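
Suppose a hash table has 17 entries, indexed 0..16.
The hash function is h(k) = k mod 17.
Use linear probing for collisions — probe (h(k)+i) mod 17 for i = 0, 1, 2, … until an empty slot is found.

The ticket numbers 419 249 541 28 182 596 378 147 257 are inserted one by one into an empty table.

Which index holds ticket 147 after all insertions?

16

Insert 419: h=11, slot 11 empty → index 11.
Insert 249: h=11, slot 11 occupied → index 12.
Insert 541: h=14, slot 14 empty → index 14.
Insert 28: h=11, slots 11,12 occupied → index 13.
Insert 182: h=12, slots 12,13,14 occupied → index 15.
Insert 596: h=1, slot 1 empty → index 1.
Insert 378: h=4, slot 4 empty → index 4.
Insert 147: h=11, slots 11,12,13,14,15 occupied → index 16.
Insert 257: h=2, slot 2 empty → index 2.
Table: [-, 596, 257, -, 378, -, -, -, -, -, -, 419, 249, 28, 541, 182, 147]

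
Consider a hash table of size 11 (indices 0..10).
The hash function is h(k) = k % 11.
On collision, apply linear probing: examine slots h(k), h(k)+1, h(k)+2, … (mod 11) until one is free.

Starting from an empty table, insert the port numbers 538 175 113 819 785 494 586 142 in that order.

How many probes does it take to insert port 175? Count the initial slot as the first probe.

538: h=10 -> slot 10
175: h=10, probe 10,0 -> slot 0
113: h=3 -> slot 3
819: h=5 -> slot 5
785: h=4 -> slot 4
494: h=10, probe 10,0,1 -> slot 1
586: h=3, probe 3,4,5,6 -> slot 6
142: h=10, probe 10,0,1,2 -> slot 2
Table: [175, 494, 142, 113, 785, 819, 586, -, -, -, 538]

2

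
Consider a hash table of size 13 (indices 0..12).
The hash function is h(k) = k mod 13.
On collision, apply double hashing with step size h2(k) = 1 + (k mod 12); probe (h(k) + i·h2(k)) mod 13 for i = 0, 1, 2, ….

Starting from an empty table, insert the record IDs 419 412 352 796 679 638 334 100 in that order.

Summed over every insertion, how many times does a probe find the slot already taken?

6

419: h=3 → slot 3
412: h=9 → slot 9
352: h=1 → slot 1
796: h=3, h2=5, probe 3,8 → slot 8
679: h=3, h2=8, probe 3,11 → slot 11
638: h=1, h2=3, probe 1,4 → slot 4
334: h=9, h2=11, probe 9,7 → slot 7
100: h=9, h2=5, probe 9,1,6 → slot 6
Table: [∅, 352, ∅, 419, 638, ∅, 100, 334, 796, 412, ∅, 679, ∅]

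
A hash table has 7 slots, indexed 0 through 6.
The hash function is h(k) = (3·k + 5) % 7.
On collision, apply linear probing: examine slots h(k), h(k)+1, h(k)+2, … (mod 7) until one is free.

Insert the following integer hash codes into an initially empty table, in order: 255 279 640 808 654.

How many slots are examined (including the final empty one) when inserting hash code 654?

Insert 255: h=0, slot 0 empty => index 0.
Insert 279: h=2, slot 2 empty => index 2.
Insert 640: h=0, slot 0 occupied => index 1.
Insert 808: h=0, slots 0,1,2 occupied => index 3.
Insert 654: h=0, slots 0,1,2,3 occupied => index 4.
Table: [255, 640, 279, 808, 654, ., .]

5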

* **YOUR GOAL**
For each line of the entries that holds the word "indexed", pull that line out.

* **EXERCISE ANSWER**
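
Suppose a hash table has 17 entries, indexed 0..16.
A hash table has 7 slots, indexed 0 through 6.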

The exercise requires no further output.